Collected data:
+---+
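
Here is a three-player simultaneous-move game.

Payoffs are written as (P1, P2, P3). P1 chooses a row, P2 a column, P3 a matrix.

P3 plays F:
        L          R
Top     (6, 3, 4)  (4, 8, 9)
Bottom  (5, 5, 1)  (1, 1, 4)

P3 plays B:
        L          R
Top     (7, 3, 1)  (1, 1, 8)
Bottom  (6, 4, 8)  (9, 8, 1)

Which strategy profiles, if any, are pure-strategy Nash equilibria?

Pure NE: (Top, R, F)

For each player, find the best response to each opponent profile; mutual best responses are the pure NE.
P1 against (L, F): payoffs 6, 5 → best response Top.
P1 against (L, B): payoffs 7, 6 → best response Top.
P1 against (R, F): payoffs 4, 1 → best response Top.
P1 against (R, B): payoffs 1, 9 → best response Bottom.
P2 against (Top, F): payoffs 3, 8 → best response R.
P2 against (Top, B): payoffs 3, 1 → best response L.
P2 against (Bottom, F): payoffs 5, 1 → best response L.
P2 against (Bottom, B): payoffs 4, 8 → best response R.
P3 against (Top, L): payoffs 4, 1 → best response F.
P3 against (Top, R): payoffs 9, 8 → best response F.
P3 against (Bottom, L): payoffs 1, 8 → best response B.
P3 against (Bottom, R): payoffs 4, 1 → best response F.
Mutual best responses: (Top, R, F).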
+---+
EXERCISE INSTRUCTIONS: Reproduce every record, matching each line exactly.

RESULT BELOW:
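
Here is a three-player simultaneous-move game.

Payoffs are written as (P1, P2, P3). P1 chooses a row, P2 a column, P3 a matrix.

P3 plays F:
        L          R
Top     (6, 3, 4)  (4, 8, 9)
Bottom  (5, 5, 1)  (1, 1, 4)

P3 plays B:
        L          R
Top     (7, 3, 1)  (1, 1, 8)
Bottom  (6, 4, 8)  (9, 8, 1)

Which strategy profiles, if any, are pure-strategy Nash equilibria?

Pure NE: (Top, R, F)

For each player, find the best response to each opponent profile; mutual best responses are the pure NE.
P1 against (L, F): payoffs 6, 5 → best response Top.
P1 against (L, B): payoffs 7, 6 → best response Top.
P1 against (R, F): payoffs 4, 1 → best response Top.
P1 against (R, B): payoffs 1, 9 → best response Bottom.
P2 against (Top, F): payoffs 3, 8 → best response R.
P2 against (Top, B): payoffs 3, 1 → best response L.
P2 against (Bottom, F): payoffs 5, 1 → best response L.
P2 against (Bottom, B): payoffs 4, 8 → best response R.
P3 against (Top, L): payoffs 4, 1 → best response F.
P3 against (Top, R): payoffs 9, 8 → best response F.
P3 against (Bottom, L): payoffs 1, 8 → best response B.
P3 against (Bottom, R): payoffs 4, 1 → best response F.
Mutual best responses: (Top, R, F).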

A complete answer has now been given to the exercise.